Task description: Please return each line of the listing below exactly as written.

Data under study:
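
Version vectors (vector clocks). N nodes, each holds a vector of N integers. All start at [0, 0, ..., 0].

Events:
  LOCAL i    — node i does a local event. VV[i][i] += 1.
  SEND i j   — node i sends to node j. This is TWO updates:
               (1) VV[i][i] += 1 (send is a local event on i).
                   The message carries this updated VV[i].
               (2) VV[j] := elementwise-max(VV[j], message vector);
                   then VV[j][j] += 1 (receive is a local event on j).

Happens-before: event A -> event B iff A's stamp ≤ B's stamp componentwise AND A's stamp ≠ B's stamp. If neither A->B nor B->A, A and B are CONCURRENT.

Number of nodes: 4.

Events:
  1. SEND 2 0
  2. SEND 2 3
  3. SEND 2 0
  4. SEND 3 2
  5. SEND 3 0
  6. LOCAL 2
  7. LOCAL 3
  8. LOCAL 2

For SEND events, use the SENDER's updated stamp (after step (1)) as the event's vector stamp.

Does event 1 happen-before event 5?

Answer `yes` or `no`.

Initial: VV[0]=[0, 0, 0, 0]
Initial: VV[1]=[0, 0, 0, 0]
Initial: VV[2]=[0, 0, 0, 0]
Initial: VV[3]=[0, 0, 0, 0]
Event 1: SEND 2->0: VV[2][2]++ -> VV[2]=[0, 0, 1, 0], msg_vec=[0, 0, 1, 0]; VV[0]=max(VV[0],msg_vec) then VV[0][0]++ -> VV[0]=[1, 0, 1, 0]
Event 2: SEND 2->3: VV[2][2]++ -> VV[2]=[0, 0, 2, 0], msg_vec=[0, 0, 2, 0]; VV[3]=max(VV[3],msg_vec) then VV[3][3]++ -> VV[3]=[0, 0, 2, 1]
Event 3: SEND 2->0: VV[2][2]++ -> VV[2]=[0, 0, 3, 0], msg_vec=[0, 0, 3, 0]; VV[0]=max(VV[0],msg_vec) then VV[0][0]++ -> VV[0]=[2, 0, 3, 0]
Event 4: SEND 3->2: VV[3][3]++ -> VV[3]=[0, 0, 2, 2], msg_vec=[0, 0, 2, 2]; VV[2]=max(VV[2],msg_vec) then VV[2][2]++ -> VV[2]=[0, 0, 4, 2]
Event 5: SEND 3->0: VV[3][3]++ -> VV[3]=[0, 0, 2, 3], msg_vec=[0, 0, 2, 3]; VV[0]=max(VV[0],msg_vec) then VV[0][0]++ -> VV[0]=[3, 0, 3, 3]
Event 6: LOCAL 2: VV[2][2]++ -> VV[2]=[0, 0, 5, 2]
Event 7: LOCAL 3: VV[3][3]++ -> VV[3]=[0, 0, 2, 4]
Event 8: LOCAL 2: VV[2][2]++ -> VV[2]=[0, 0, 6, 2]
Event 1 stamp: [0, 0, 1, 0]
Event 5 stamp: [0, 0, 2, 3]
[0, 0, 1, 0] <= [0, 0, 2, 3]? True. Equal? False. Happens-before: True

Answer: yes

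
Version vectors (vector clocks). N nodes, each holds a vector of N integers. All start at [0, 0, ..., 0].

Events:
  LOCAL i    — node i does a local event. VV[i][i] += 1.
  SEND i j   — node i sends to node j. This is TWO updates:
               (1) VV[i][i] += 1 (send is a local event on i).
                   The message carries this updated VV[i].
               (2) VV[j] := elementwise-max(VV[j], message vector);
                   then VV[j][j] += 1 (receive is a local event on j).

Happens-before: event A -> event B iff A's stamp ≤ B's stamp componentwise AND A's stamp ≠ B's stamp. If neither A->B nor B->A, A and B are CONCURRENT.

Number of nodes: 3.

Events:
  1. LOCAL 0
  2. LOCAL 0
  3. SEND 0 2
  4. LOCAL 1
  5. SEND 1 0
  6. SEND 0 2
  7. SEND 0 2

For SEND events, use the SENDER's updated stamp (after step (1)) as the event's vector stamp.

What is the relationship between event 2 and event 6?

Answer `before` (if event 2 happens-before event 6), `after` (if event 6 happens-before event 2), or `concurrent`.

Answer: before

Derivation:
Initial: VV[0]=[0, 0, 0]
Initial: VV[1]=[0, 0, 0]
Initial: VV[2]=[0, 0, 0]
Event 1: LOCAL 0: VV[0][0]++ -> VV[0]=[1, 0, 0]
Event 2: LOCAL 0: VV[0][0]++ -> VV[0]=[2, 0, 0]
Event 3: SEND 0->2: VV[0][0]++ -> VV[0]=[3, 0, 0], msg_vec=[3, 0, 0]; VV[2]=max(VV[2],msg_vec) then VV[2][2]++ -> VV[2]=[3, 0, 1]
Event 4: LOCAL 1: VV[1][1]++ -> VV[1]=[0, 1, 0]
Event 5: SEND 1->0: VV[1][1]++ -> VV[1]=[0, 2, 0], msg_vec=[0, 2, 0]; VV[0]=max(VV[0],msg_vec) then VV[0][0]++ -> VV[0]=[4, 2, 0]
Event 6: SEND 0->2: VV[0][0]++ -> VV[0]=[5, 2, 0], msg_vec=[5, 2, 0]; VV[2]=max(VV[2],msg_vec) then VV[2][2]++ -> VV[2]=[5, 2, 2]
Event 7: SEND 0->2: VV[0][0]++ -> VV[0]=[6, 2, 0], msg_vec=[6, 2, 0]; VV[2]=max(VV[2],msg_vec) then VV[2][2]++ -> VV[2]=[6, 2, 3]
Event 2 stamp: [2, 0, 0]
Event 6 stamp: [5, 2, 0]
[2, 0, 0] <= [5, 2, 0]? True
[5, 2, 0] <= [2, 0, 0]? False
Relation: before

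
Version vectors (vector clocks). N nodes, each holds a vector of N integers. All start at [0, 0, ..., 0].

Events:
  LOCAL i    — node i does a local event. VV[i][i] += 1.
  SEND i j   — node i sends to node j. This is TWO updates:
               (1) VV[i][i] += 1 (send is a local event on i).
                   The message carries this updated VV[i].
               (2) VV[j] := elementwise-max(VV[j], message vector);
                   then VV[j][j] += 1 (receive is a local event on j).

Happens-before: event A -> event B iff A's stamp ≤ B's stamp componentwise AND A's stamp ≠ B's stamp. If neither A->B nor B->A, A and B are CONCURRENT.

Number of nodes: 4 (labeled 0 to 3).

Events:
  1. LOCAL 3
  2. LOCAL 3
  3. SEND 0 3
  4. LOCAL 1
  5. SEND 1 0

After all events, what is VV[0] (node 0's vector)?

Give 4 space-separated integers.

Answer: 2 2 0 0

Derivation:
Initial: VV[0]=[0, 0, 0, 0]
Initial: VV[1]=[0, 0, 0, 0]
Initial: VV[2]=[0, 0, 0, 0]
Initial: VV[3]=[0, 0, 0, 0]
Event 1: LOCAL 3: VV[3][3]++ -> VV[3]=[0, 0, 0, 1]
Event 2: LOCAL 3: VV[3][3]++ -> VV[3]=[0, 0, 0, 2]
Event 3: SEND 0->3: VV[0][0]++ -> VV[0]=[1, 0, 0, 0], msg_vec=[1, 0, 0, 0]; VV[3]=max(VV[3],msg_vec) then VV[3][3]++ -> VV[3]=[1, 0, 0, 3]
Event 4: LOCAL 1: VV[1][1]++ -> VV[1]=[0, 1, 0, 0]
Event 5: SEND 1->0: VV[1][1]++ -> VV[1]=[0, 2, 0, 0], msg_vec=[0, 2, 0, 0]; VV[0]=max(VV[0],msg_vec) then VV[0][0]++ -> VV[0]=[2, 2, 0, 0]
Final vectors: VV[0]=[2, 2, 0, 0]; VV[1]=[0, 2, 0, 0]; VV[2]=[0, 0, 0, 0]; VV[3]=[1, 0, 0, 3]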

Problem solution:
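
Version vectors (vector clocks). N nodes, each holds a vector of N integers. All start at [0, 0, ..., 0].

Events:
  LOCAL i    — node i does a local event. VV[i][i] += 1.
  SEND i j   — node i sends to node j. This is TWO updates:
               (1) VV[i][i] += 1 (send is a local event on i).
                   The message carries this updated VV[i].
               (2) VV[j] := elementwise-max(VV[j], message vector);
                   then VV[j][j] += 1 (receive is a local event on j).

Happens-before: event A -> event B iff A's stamp ≤ B's stamp componentwise AND A's stamp ≠ B's stamp. If neither A->B nor B->A, A and B are CONCURRENT.

Number of nodes: 4.

Events:
  1. SEND 2 0
  2. SEND 2 3
  3. SEND 2 0
  4. SEND 3 2
  5. SEND 3 0
  6. LOCAL 2
  7. LOCAL 3
  8. LOCAL 2

For SEND events, use the SENDER's updated stamp (after step (1)) as the event's vector stamp.

Does event 1 happen-before event 5?

Answer `yes` or `no`.

Initial: VV[0]=[0, 0, 0, 0]
Initial: VV[1]=[0, 0, 0, 0]
Initial: VV[2]=[0, 0, 0, 0]
Initial: VV[3]=[0, 0, 0, 0]
Event 1: SEND 2->0: VV[2][2]++ -> VV[2]=[0, 0, 1, 0], msg_vec=[0, 0, 1, 0]; VV[0]=max(VV[0],msg_vec) then VV[0][0]++ -> VV[0]=[1, 0, 1, 0]
Event 2: SEND 2->3: VV[2][2]++ -> VV[2]=[0, 0, 2, 0], msg_vec=[0, 0, 2, 0]; VV[3]=max(VV[3],msg_vec) then VV[3][3]++ -> VV[3]=[0, 0, 2, 1]
Event 3: SEND 2->0: VV[2][2]++ -> VV[2]=[0, 0, 3, 0], msg_vec=[0, 0, 3, 0]; VV[0]=max(VV[0],msg_vec) then VV[0][0]++ -> VV[0]=[2, 0, 3, 0]
Event 4: SEND 3->2: VV[3][3]++ -> VV[3]=[0, 0, 2, 2], msg_vec=[0, 0, 2, 2]; VV[2]=max(VV[2],msg_vec) then VV[2][2]++ -> VV[2]=[0, 0, 4, 2]
Event 5: SEND 3->0: VV[3][3]++ -> VV[3]=[0, 0, 2, 3], msg_vec=[0, 0, 2, 3]; VV[0]=max(VV[0],msg_vec) then VV[0][0]++ -> VV[0]=[3, 0, 3, 3]
Event 6: LOCAL 2: VV[2][2]++ -> VV[2]=[0, 0, 5, 2]
Event 7: LOCAL 3: VV[3][3]++ -> VV[3]=[0, 0, 2, 4]
Event 8: LOCAL 2: VV[2][2]++ -> VV[2]=[0, 0, 6, 2]
Event 1 stamp: [0, 0, 1, 0]
Event 5 stamp: [0, 0, 2, 3]
[0, 0, 1, 0] <= [0, 0, 2, 3]? True. Equal? False. Happens-before: True

Answer: yes

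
Version vectors (vector clocks). N nodes, each holds a vector of N integers. All start at [0, 0, ..., 0].

Events:
  LOCAL i    — node i does a local event. VV[i][i] += 1.
  SEND i j   — node i sends to node j. This is TWO updates:
               (1) VV[i][i] += 1 (send is a local event on i).
                   The message carries this updated VV[i].
               (2) VV[j] := elementwise-max(VV[j], message vector);
                   then VV[j][j] += 1 (receive is a local event on j).

Happens-before: event A -> event B iff A's stamp ≤ B's stamp componentwise AND A's stamp ≠ B's stamp. If neither A->B nor B->A, A and B are CONCURRENT.

Number of nodes: 3.

Events:
  1. LOCAL 0
  2. LOCAL 0
  3. SEND 0 2
  4. LOCAL 1
  5. SEND 1 0
  6. SEND 0 2
  7. SEND 0 2

For SEND events, use the SENDER's updated stamp (after step (1)) as the event's vector stamp.

What is the relationship between event 2 and event 6?

Answer `before` (if event 2 happens-before event 6), `after` (if event 6 happens-before event 2), or `concurrent`.

Answer: before

Derivation:
Initial: VV[0]=[0, 0, 0]
Initial: VV[1]=[0, 0, 0]
Initial: VV[2]=[0, 0, 0]
Event 1: LOCAL 0: VV[0][0]++ -> VV[0]=[1, 0, 0]
Event 2: LOCAL 0: VV[0][0]++ -> VV[0]=[2, 0, 0]
Event 3: SEND 0->2: VV[0][0]++ -> VV[0]=[3, 0, 0], msg_vec=[3, 0, 0]; VV[2]=max(VV[2],msg_vec) then VV[2][2]++ -> VV[2]=[3, 0, 1]
Event 4: LOCAL 1: VV[1][1]++ -> VV[1]=[0, 1, 0]
Event 5: SEND 1->0: VV[1][1]++ -> VV[1]=[0, 2, 0], msg_vec=[0, 2, 0]; VV[0]=max(VV[0],msg_vec) then VV[0][0]++ -> VV[0]=[4, 2, 0]
Event 6: SEND 0->2: VV[0][0]++ -> VV[0]=[5, 2, 0], msg_vec=[5, 2, 0]; VV[2]=max(VV[2],msg_vec) then VV[2][2]++ -> VV[2]=[5, 2, 2]
Event 7: SEND 0->2: VV[0][0]++ -> VV[0]=[6, 2, 0], msg_vec=[6, 2, 0]; VV[2]=max(VV[2],msg_vec) then VV[2][2]++ -> VV[2]=[6, 2, 3]
Event 2 stamp: [2, 0, 0]
Event 6 stamp: [5, 2, 0]
[2, 0, 0] <= [5, 2, 0]? True
[5, 2, 0] <= [2, 0, 0]? False
Relation: before

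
Version vectors (vector clocks). N nodes, each holds a vector of N integers. All start at [0, 0, ..., 0].

Events:
  LOCAL i    — node i does a local event. VV[i][i] += 1.
  SEND i j   — node i sends to node j. This is TWO updates:
               (1) VV[i][i] += 1 (send is a local event on i).
                   The message carries this updated VV[i].
               (2) VV[j] := elementwise-max(VV[j], message vector);
                   then VV[j][j] += 1 (receive is a local event on j).

Happens-before: event A -> event B iff A's stamp ≤ B's stamp componentwise AND A's stamp ≠ B's stamp. If neither A->B nor B->A, A and B are CONCURRENT.

Number of nodes: 4 (labeled 0 to 3).

Events:
  1. LOCAL 3
  2. LOCAL 3
  3. SEND 0 3
  4. LOCAL 1
  5. SEND 1 0

After all events, what is VV[0] (node 0's vector)?

Give 4 space-separated integers.

Answer: 2 2 0 0

Derivation:
Initial: VV[0]=[0, 0, 0, 0]
Initial: VV[1]=[0, 0, 0, 0]
Initial: VV[2]=[0, 0, 0, 0]
Initial: VV[3]=[0, 0, 0, 0]
Event 1: LOCAL 3: VV[3][3]++ -> VV[3]=[0, 0, 0, 1]
Event 2: LOCAL 3: VV[3][3]++ -> VV[3]=[0, 0, 0, 2]
Event 3: SEND 0->3: VV[0][0]++ -> VV[0]=[1, 0, 0, 0], msg_vec=[1, 0, 0, 0]; VV[3]=max(VV[3],msg_vec) then VV[3][3]++ -> VV[3]=[1, 0, 0, 3]
Event 4: LOCAL 1: VV[1][1]++ -> VV[1]=[0, 1, 0, 0]
Event 5: SEND 1->0: VV[1][1]++ -> VV[1]=[0, 2, 0, 0], msg_vec=[0, 2, 0, 0]; VV[0]=max(VV[0],msg_vec) then VV[0][0]++ -> VV[0]=[2, 2, 0, 0]
Final vectors: VV[0]=[2, 2, 0, 0]; VV[1]=[0, 2, 0, 0]; VV[2]=[0, 0, 0, 0]; VV[3]=[1, 0, 0, 3]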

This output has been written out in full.